> [Work order]:
Within the listing below, show every line that contains the word "over".

> [Dataset records]:
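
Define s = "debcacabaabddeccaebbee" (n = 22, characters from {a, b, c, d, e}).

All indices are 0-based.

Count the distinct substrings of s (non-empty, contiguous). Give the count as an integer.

sorted suffixes:
  #0 SA[0]=8  'aabddeccaebbee'
  #1 SA[1]=6  'abaabddeccaebbee'
  #2 SA[2]=9  'abddeccaebbee'
  #3 SA[3]=4  'acabaabddeccaebbee'
  #4 SA[4]=16  'aebbee'
  #5 SA[5]=7  'baabddeccaebbee'
  #6 SA[6]=18  'bbee'
  #7 SA[7]=2  'bcacabaabddeccaebbee'
  #8 SA[8]=10  'bddeccaebbee'
  #9 SA[9]=19  'bee'
  #10 SA[10]=5  'cabaabddeccaebbee'
  #11 SA[11]=3  'cacabaabddeccaebbee'
  #12 SA[12]=15  'caebbee'
  #13 SA[13]=14  'ccaebbee'
  #14 SA[14]=11  'ddeccaebbee'
  #15 SA[15]=0  'debcacabaabddeccaebbee'
  #16 SA[16]=12  'deccaebbee'
  #17 SA[17]=21  'e'
  #18 SA[18]=17  'ebbee'
  #19 SA[19]=1  'ebcacabaabddeccaebbee'
  #20 SA[20]=13  'eccaebbee'
  #21 SA[21]=20  'ee'

SA = [8, 6, 9, 4, 16, 7, 18, 2, 10, 19, 5, 3, 15, 14, 11, 0, 12, 21, 17, 1, 13, 20]
i: (SA[i-1],SA[i]) lcp shared
  1: (8,6) 1 'a'
  2: (6,9) 2 'ab'
  3: (9,4) 1 'a'
  4: (4,16) 1 'a'
  5: (16,7) 0 ''
  6: (7,18) 1 'b'
  7: (18,2) 1 'b'
  8: (2,10) 1 'b'
  9: (10,19) 1 'b'
  10: (19,5) 0 ''
  11: (5,3) 2 'ca'
  12: (3,15) 2 'ca'
  13: (15,14) 1 'c'
  14: (14,11) 0 ''
  15: (11,0) 1 'd'
  16: (0,12) 2 'de'
  17: (12,21) 0 ''
  18: (21,17) 1 'e'
  19: (17,1) 2 'eb'
  20: (1,13) 1 'e'
  21: (13,20) 1 'e'

n(n+1)/2 = 22·23/2 = 253
Σ LCP = 0 + 1 + 2 + 1 + 1 + 0 + 1 + 1 + 1 + 1 + 0 + 2 + 2 + 1 + 0 + 1 + 2 + 0 + 1 + 2 + 1 + 1 = 22
distinct = 253 − 22 = 231

231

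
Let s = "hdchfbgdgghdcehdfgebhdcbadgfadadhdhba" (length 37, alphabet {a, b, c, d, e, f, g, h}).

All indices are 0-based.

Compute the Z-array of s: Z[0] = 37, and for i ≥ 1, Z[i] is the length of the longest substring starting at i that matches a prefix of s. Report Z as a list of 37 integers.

Z[0]=37
i=1: i≥r, start 0; Z[1]=0
i=2: i≥r, start 0; Z[2]=0
i=3: i≥r, start 0; Z[3]=1 grow→box=[3,4)
i=4: i≥r, start 0; Z[4]=0
i=5: i≥r, start 0; Z[5]=0
i=6: i≥r, start 0; Z[6]=0
i=7: i≥r, start 0; Z[7]=0
i=8: i≥r, start 0; Z[8]=0
i=9: i≥r, start 0; Z[9]=0
i=10: i≥r, start 0; Z[10]=3 grow→box=[10,13)
i=11: min(r-i=2, Z[1]=0)=0; Z[11]=0
i=12: min(r-i=1, Z[2]=0)=0; Z[12]=0
i=13: i≥r, start 0; Z[13]=0
i=14: i≥r, start 0; Z[14]=2 grow→box=[14,16)
i=15: min(r-i=1, Z[1]=0)=0; Z[15]=0
i=16: i≥r, start 0; Z[16]=0
i=17: i≥r, start 0; Z[17]=0
i=18: i≥r, start 0; Z[18]=0
i=19: i≥r, start 0; Z[19]=0
i=20: i≥r, start 0; Z[20]=3 grow→box=[20,23)
i=21: min(r-i=2, Z[1]=0)=0; Z[21]=0
i=22: min(r-i=1, Z[2]=0)=0; Z[22]=0
i=23: i≥r, start 0; Z[23]=0
i=24: i≥r, start 0; Z[24]=0
i=25: i≥r, start 0; Z[25]=0
i=26: i≥r, start 0; Z[26]=0
i=27: i≥r, start 0; Z[27]=0
i=28: i≥r, start 0; Z[28]=0
i=29: i≥r, start 0; Z[29]=0
i=30: i≥r, start 0; Z[30]=0
i=31: i≥r, start 0; Z[31]=0
i=32: i≥r, start 0; Z[32]=2 grow→box=[32,34)
i=33: min(r-i=1, Z[1]=0)=0; Z[33]=0
i=34: i≥r, start 0; Z[34]=1 grow→box=[34,35)
i=35: i≥r, start 0; Z[35]=0
i=36: i≥r, start 0; Z[36]=0

[37, 0, 0, 1, 0, 0, 0, 0, 0, 0, 3, 0, 0, 0, 2, 0, 0, 0, 0, 0, 3, 0, 0, 0, 0, 0, 0, 0, 0, 0, 0, 0, 2, 0, 1, 0, 0]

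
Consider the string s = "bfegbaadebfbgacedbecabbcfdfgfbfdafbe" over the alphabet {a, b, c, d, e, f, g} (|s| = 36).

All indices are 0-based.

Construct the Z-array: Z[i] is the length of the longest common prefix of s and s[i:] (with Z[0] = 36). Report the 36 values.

[36, 0, 0, 0, 1, 0, 0, 0, 0, 2, 0, 1, 0, 0, 0, 0, 0, 1, 0, 0, 0, 1, 1, 0, 0, 0, 0, 0, 0, 2, 0, 0, 0, 0, 1, 0]

Z[0]=36
i=1: fresh scan; Z[1]=0
i=2: fresh scan; Z[2]=0
i=3: fresh scan; Z[3]=0
i=4: fresh scan; Z[4]=1 scan→box=[4,5)
i=5: fresh scan; Z[5]=0
i=6: fresh scan; Z[6]=0
i=7: fresh scan; Z[7]=0
i=8: fresh scan; Z[8]=0
i=9: fresh scan; Z[9]=2 scan→box=[9,11)
i=10: min(r-i=1, Z[1]=0)=0; Z[10]=0
i=11: fresh scan; Z[11]=1 scan→box=[11,12)
i=12: fresh scan; Z[12]=0
i=13: fresh scan; Z[13]=0
i=14: fresh scan; Z[14]=0
i=15: fresh scan; Z[15]=0
i=16: fresh scan; Z[16]=0
i=17: fresh scan; Z[17]=1 scan→box=[17,18)
i=18: fresh scan; Z[18]=0
i=19: fresh scan; Z[19]=0
i=20: fresh scan; Z[20]=0
i=21: fresh scan; Z[21]=1 scan→box=[21,22)
i=22: fresh scan; Z[22]=1 scan→box=[22,23)
i=23: fresh scan; Z[23]=0
i=24: fresh scan; Z[24]=0
i=25: fresh scan; Z[25]=0
i=26: fresh scan; Z[26]=0
i=27: fresh scan; Z[27]=0
i=28: fresh scan; Z[28]=0
i=29: fresh scan; Z[29]=2 scan→box=[29,31)
i=30: min(r-i=1, Z[1]=0)=0; Z[30]=0
i=31: fresh scan; Z[31]=0
i=32: fresh scan; Z[32]=0
i=33: fresh scan; Z[33]=0
i=34: fresh scan; Z[34]=1 scan→box=[34,35)
i=35: fresh scan; Z[35]=0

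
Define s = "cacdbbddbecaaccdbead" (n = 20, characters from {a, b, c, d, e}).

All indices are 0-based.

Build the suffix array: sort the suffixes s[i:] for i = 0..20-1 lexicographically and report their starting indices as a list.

[11, 12, 1, 18, 4, 5, 16, 8, 10, 0, 13, 2, 14, 19, 3, 15, 7, 6, 17, 9]

rank | idx | suffix
   0 |  11 | aaccdbead
   1 |  12 | accdbead
   2 |   1 | acdbbddbecaaccdbead
   3 |  18 | ad
   4 |   4 | bbddbecaaccdbead
   5 |   5 | bddbecaaccdbead
   6 |  16 | bead
   7 |   8 | becaaccdbead
   8 |  10 | caaccdbead
   9 |   0 | cacdbbddbecaaccdbead
  10 |  13 | ccdbead
  11 |   2 | cdbbddbecaaccdbead
  12 |  14 | cdbead
  13 |  19 | d
  14 |   3 | dbbddbecaaccdbead
  15 |  15 | dbead
  16 |   7 | dbecaaccdbead
  17 |   6 | ddbecaaccdbead
  18 |  17 | ead
  19 |   9 | ecaaccdbead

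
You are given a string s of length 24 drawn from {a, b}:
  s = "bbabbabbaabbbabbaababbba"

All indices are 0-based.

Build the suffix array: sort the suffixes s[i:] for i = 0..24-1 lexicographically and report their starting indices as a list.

rank→(start, suffix):
  0 → (23, 'a')
  1 → (16, 'aababbba')
  2 → (8, 'aabbbabbaababbba')
  3 → (17, 'ababbba')
  4 → (13, 'abbaababbba')
  5 → (5, 'abbaabbbabbaababbba')
  6 → (2, 'abbabbaabbbabbaababbba')
  7 → (19, 'abbba')
  8 → (9, 'abbbabbaababbba')
  9 → (22, 'ba')
  10 → (15, 'baababbba')
  11 → (7, 'baabbbabbaababbba')
  12 → (12, 'babbaababbba')
  13 → (4, 'babbaabbbabbaababbba')
  14 → (1, 'babbabbaabbbabbaababbba')
  15 → (18, 'babbba')
  16 → (21, 'bba')
  17 → (14, 'bbaababbba')
  18 → (6, 'bbaabbbabbaababbba')
  19 → (11, 'bbabbaababbba')
  20 → (3, 'bbabbaabbbabbaababbba')
  21 → (0, 'bbabbabbaabbbabbaababbba')
  22 → (20, 'bbba')
  23 → (10, 'bbbabbaababbba')

[23, 16, 8, 17, 13, 5, 2, 19, 9, 22, 15, 7, 12, 4, 1, 18, 21, 14, 6, 11, 3, 0, 20, 10]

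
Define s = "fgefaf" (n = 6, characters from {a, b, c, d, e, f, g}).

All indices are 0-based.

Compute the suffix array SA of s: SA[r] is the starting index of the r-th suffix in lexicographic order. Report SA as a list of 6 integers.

[4, 2, 5, 3, 0, 1]

rank | idx | suffix
   0 |   4 | af
   1 |   2 | efaf
   2 |   5 | f
   3 |   3 | faf
   4 |   0 | fgefaf
   5 |   1 | gefaf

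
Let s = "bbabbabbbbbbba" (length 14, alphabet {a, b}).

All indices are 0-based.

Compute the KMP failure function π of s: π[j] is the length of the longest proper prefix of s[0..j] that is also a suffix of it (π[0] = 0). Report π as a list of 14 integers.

[0, 1, 0, 1, 2, 3, 4, 5, 2, 2, 2, 2, 2, 3]

π[0] = 0
j=1 s[j]='b': π[1]=1 (border 'b')
j=2 s[j]='a': k: 1→0; π[2]=0 (border '')
j=3 s[j]='b': π[3]=1 (border 'b')
j=4 s[j]='b': π[4]=2 (border 'bb')
j=5 s[j]='a': π[5]=3 (border 'bba')
j=6 s[j]='b': π[6]=4 (border 'bbab')
j=7 s[j]='b': π[7]=5 (border 'bbabb')
j=8 s[j]='b': k: 5→2→1; π[8]=2 (border 'bb')
j=9 s[j]='b': k: 2→1; π[9]=2 (border 'bb')
j=10 s[j]='b': k: 2→1; π[10]=2 (border 'bb')
j=11 s[j]='b': k: 2→1; π[11]=2 (border 'bb')
j=12 s[j]='b': k: 2→1; π[12]=2 (border 'bb')
j=13 s[j]='a': π[13]=3 (border 'bba')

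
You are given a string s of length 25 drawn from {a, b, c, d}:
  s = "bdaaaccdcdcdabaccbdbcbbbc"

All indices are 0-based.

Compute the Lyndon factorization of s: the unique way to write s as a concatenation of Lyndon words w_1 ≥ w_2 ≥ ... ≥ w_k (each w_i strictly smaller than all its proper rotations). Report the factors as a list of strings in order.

["bd", "aaaccdcdcdabaccbdbcbbbc"]

emit factor 1: 'bd' (i=0, period=2)
emit factor 2: 'aaaccdcdcdabaccbdbcbbbc' (i=2, period=23)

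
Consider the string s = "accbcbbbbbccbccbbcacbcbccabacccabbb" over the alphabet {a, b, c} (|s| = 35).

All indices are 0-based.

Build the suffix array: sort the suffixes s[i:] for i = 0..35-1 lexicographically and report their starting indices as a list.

sorted suffixes:
  #0 SA[0]=25  'abacccabbb'
  #1 SA[1]=31  'abbb'
  #2 SA[2]=18  'acbcbccabacccabbb'
  #3 SA[3]=0  'accbcbbbbbccbccbbcacbcbccabacccabbb'
  #4 SA[4]=27  'acccabbb'
  #5 SA[5]=34  'b'
  #6 SA[6]=26  'bacccabbb'
  #7 SA[7]=33  'bb'
  #8 SA[8]=32  'bbb'
  #9 SA[9]=5  'bbbbbccbccbbcacbcbccabacccabbb'
  #10 SA[10]=6  'bbbbccbccbbcacbcbccabacccabbb'
  #11 SA[11]=7  'bbbccbccbbcacbcbccabacccabbb'
  #12 SA[12]=15  'bbcacbcbccabacccabbb'
  #13 SA[13]=8  'bbccbccbbcacbcbccabacccabbb'
  #14 SA[14]=16  'bcacbcbccabacccabbb'
  #15 SA[15]=3  'bcbbbbbccbccbbcacbcbccabacccabbb'
  #16 SA[16]=20  'bcbccabacccabbb'
  #17 SA[17]=22  'bccabacccabbb'
  #18 SA[18]=12  'bccbbcacbcbccabacccabbb'
  #19 SA[19]=9  'bccbccbbcacbcbccabacccabbb'
  #20 SA[20]=24  'cabacccabbb'
  #21 SA[21]=30  'cabbb'
  #22 SA[22]=17  'cacbcbccabacccabbb'
  #23 SA[23]=4  'cbbbbbccbccbbcacbcbccabacccabbb'
  #24 SA[24]=14  'cbbcacbcbccabacccabbb'
  #25 SA[25]=2  'cbcbbbbbccbccbbcacbcbccabacccabbb'
  #26 SA[26]=19  'cbcbccabacccabbb'
  #27 SA[27]=21  'cbccabacccabbb'
  #28 SA[28]=11  'cbccbbcacbcbccabacccabbb'
  #29 SA[29]=23  'ccabacccabbb'
  #30 SA[30]=29  'ccabbb'
  #31 SA[31]=13  'ccbbcacbcbccabacccabbb'
  #32 SA[32]=1  'ccbcbbbbbccbccbbcacbcbccabacccabbb'
  #33 SA[33]=10  'ccbccbbcacbcbccabacccabbb'
  #34 SA[34]=28  'cccabbb'

[25, 31, 18, 0, 27, 34, 26, 33, 32, 5, 6, 7, 15, 8, 16, 3, 20, 22, 12, 9, 24, 30, 17, 4, 14, 2, 19, 21, 11, 23, 29, 13, 1, 10, 28]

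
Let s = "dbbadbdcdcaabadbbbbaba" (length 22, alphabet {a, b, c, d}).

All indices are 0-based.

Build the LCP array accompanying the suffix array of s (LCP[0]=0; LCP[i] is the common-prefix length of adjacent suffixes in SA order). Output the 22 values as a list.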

> [Solved exercise]:
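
Consider the string s = "bfegbaadebfbgacedbecabbcfdfgfbfdafbe" over the alphabet {a, b, c, d, e, f, g} (|s| = 36).
Consider the string s = "accbcbbbbbccbccbbcacbcbccabacccabbb" over the alphabet {a, b, c} (|s| = 35).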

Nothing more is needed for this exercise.